» Dataset content:
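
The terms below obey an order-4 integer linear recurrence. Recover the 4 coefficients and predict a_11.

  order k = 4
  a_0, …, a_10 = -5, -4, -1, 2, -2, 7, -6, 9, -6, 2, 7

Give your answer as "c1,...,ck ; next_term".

  a_4 = -1·2 + 1·-1 + 1·-4 + -1·-5 = -2
  a_5 = -1·-2 + 1·2 + 1·-1 + -1·-4 = 7
  a_6 = -1·7 + 1·-2 + 1·2 + -1·-1 = -6
  a_7 = -1·-6 + 1·7 + 1·-2 + -1·2 = 9
  a_8 = -1·9 + 1·-6 + 1·7 + -1·-2 = -6
  a_9 = -1·-6 + 1·9 + 1·-6 + -1·7 = 2
  a_10 = -1·2 + 1·-6 + 1·9 + -1·-6 = 7
  a_11 = -1·7 + 1·2 + 1·-6 + -1·9 = -20

-1,1,1,-1 ; -20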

» Activity: In the entries above, take the line containing "a_0, …, a_10" and each later line through the last, and repeat them exactly. Output nothing else.

» Result of the exercise:
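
  a_0, …, a_10 = -5, -4, -1, 2, -2, 7, -6, 9, -6, 2, 7

Give your answer as "c1,...,ck ; next_term".

  a_4 = -1·2 + 1·-1 + 1·-4 + -1·-5 = -2
  a_5 = -1·-2 + 1·2 + 1·-1 + -1·-4 = 7
  a_6 = -1·7 + 1·-2 + 1·2 + -1·-1 = -6
  a_7 = -1·-6 + 1·7 + 1·-2 + -1·2 = 9
  a_8 = -1·9 + 1·-6 + 1·7 + -1·-2 = -6
  a_9 = -1·-6 + 1·9 + 1·-6 + -1·7 = 2
  a_10 = -1·2 + 1·-6 + 1·9 + -1·-6 = 7
  a_11 = -1·7 + 1·2 + 1·-6 + -1·9 = -20

-1,1,1,-1 ; -20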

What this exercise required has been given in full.